Your instructions | Your output should consist solely of the lines from the one with "One requirement of" through the end of the records, reproduced exactly, both ends included.

Supplied records |
Content starts
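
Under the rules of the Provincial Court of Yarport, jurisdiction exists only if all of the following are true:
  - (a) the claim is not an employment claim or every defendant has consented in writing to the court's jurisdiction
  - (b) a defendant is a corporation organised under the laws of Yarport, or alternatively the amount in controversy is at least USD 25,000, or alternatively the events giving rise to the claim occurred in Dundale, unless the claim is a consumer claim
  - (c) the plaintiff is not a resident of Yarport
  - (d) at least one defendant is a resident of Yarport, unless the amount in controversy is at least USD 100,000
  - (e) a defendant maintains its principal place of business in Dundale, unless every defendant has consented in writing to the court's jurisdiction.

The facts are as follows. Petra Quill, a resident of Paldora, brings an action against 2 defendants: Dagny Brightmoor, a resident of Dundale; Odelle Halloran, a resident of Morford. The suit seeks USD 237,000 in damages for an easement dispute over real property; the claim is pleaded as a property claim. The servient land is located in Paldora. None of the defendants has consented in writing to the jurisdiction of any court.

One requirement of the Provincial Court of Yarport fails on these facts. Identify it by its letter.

(e)

The Provincial Court of Yarport:
  (a) The claim is a property claim, not an employment claim, so one alternative holds. Met.
  (b) The amount in controversy is 237,000 dollars, which meets the USD 25,000 floor, so this disjunct is met. Met.
  (c) The plaintiff resides in Paldora, which is not Yarport. Condition met.
  (d) No defendant resides in Yarport (they reside in Dundale, Morford). However, the amount in controversy is $237,000, which meets the $100,000 floor, so the 'unless' proviso supplies this condition. Satisfied.
  (e) No defendant is a corporation. Nor does the 'unless' clause help: no such written consent has been filed. Not satisfied.
Only condition (e) fails.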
Content ends
Answer to the exercise |
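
One requirement of the Provincial Court of Yarport fails on these facts. Identify it by its letter.

(e)

The Provincial Court of Yarport:
  (a) The claim is a property claim, not an employment claim, so one alternative holds. Met.
  (b) The amount in controversy is 237,000 dollars, which meets the USD 25,000 floor, so this disjunct is met. Met.
  (c) The plaintiff resides in Paldora, which is not Yarport. Condition met.
  (d) No defendant resides in Yarport (they reside in Dundale, Morford). However, the amount in controversy is $237,000, which meets the $100,000 floor, so the 'unless' proviso supplies this condition. Satisfied.
  (e) No defendant is a corporation. Nor does the 'unless' clause help: no such written consent has been filed. Not satisfied.
Only condition (e) fails.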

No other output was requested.